* [ACTIVITY]: In the records that follow, show each line where the word "over" is present.

* [RECORDS PROVIDED]:
>>>>>
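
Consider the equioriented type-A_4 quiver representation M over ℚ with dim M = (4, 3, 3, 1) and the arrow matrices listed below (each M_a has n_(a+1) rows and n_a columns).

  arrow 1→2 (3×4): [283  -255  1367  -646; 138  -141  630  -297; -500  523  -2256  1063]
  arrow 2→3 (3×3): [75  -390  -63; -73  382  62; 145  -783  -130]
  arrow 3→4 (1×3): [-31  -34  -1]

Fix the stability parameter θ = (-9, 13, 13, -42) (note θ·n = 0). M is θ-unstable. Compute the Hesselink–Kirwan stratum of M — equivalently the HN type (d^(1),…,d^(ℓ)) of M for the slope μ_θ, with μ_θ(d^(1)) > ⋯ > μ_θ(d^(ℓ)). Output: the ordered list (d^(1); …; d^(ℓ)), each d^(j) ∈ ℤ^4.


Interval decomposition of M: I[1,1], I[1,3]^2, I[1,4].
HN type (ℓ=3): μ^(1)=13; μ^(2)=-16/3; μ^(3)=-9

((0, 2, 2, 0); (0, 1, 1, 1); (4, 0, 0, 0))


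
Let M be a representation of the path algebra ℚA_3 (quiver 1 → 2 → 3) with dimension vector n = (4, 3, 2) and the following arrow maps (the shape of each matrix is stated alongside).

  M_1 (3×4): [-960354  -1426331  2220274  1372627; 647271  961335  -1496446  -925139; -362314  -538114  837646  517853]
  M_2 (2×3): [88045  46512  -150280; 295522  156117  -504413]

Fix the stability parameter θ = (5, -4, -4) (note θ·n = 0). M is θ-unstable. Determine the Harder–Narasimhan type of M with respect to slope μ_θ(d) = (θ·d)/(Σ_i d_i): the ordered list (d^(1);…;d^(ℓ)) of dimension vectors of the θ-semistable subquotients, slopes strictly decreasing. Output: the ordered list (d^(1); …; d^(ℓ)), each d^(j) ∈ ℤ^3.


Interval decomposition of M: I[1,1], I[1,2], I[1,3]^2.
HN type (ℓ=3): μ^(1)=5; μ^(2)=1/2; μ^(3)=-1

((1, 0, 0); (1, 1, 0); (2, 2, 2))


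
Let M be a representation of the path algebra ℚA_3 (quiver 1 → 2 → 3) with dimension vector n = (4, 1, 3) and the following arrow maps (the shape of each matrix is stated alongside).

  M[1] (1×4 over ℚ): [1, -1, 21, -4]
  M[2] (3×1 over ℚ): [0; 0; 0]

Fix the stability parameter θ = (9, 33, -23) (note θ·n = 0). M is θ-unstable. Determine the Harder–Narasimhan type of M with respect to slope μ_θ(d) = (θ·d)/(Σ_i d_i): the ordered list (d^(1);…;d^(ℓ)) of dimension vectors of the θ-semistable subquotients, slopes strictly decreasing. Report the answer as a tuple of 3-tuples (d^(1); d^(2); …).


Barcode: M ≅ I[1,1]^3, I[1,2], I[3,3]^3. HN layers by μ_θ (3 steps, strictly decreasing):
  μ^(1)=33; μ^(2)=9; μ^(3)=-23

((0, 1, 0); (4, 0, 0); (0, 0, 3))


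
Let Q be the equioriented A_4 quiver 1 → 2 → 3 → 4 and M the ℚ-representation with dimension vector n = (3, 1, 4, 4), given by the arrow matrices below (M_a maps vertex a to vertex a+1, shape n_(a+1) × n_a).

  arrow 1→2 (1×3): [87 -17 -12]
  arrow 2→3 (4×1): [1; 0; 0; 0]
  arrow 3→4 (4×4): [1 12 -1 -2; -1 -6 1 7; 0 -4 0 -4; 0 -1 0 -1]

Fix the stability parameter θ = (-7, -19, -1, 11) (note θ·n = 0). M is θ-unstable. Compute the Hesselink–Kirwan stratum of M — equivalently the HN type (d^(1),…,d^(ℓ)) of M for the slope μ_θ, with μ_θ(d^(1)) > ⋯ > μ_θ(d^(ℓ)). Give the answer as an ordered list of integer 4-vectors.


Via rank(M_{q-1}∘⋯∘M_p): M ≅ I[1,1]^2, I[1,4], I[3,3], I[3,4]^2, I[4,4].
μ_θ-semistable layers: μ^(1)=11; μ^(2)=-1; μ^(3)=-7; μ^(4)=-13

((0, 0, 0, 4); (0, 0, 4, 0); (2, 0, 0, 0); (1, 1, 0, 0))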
<<<<<
* [SOLUTION FOR THIS TASK]:
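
Consider the equioriented type-A_4 quiver representation M over ℚ with dim M = (4, 3, 3, 1) and the arrow matrices listed below (each M_a has n_(a+1) rows and n_a columns).
  M[1] (1×4 over ℚ): [1, -1, 21, -4]
  M[2] (3×1 over ℚ): [0; 0; 0]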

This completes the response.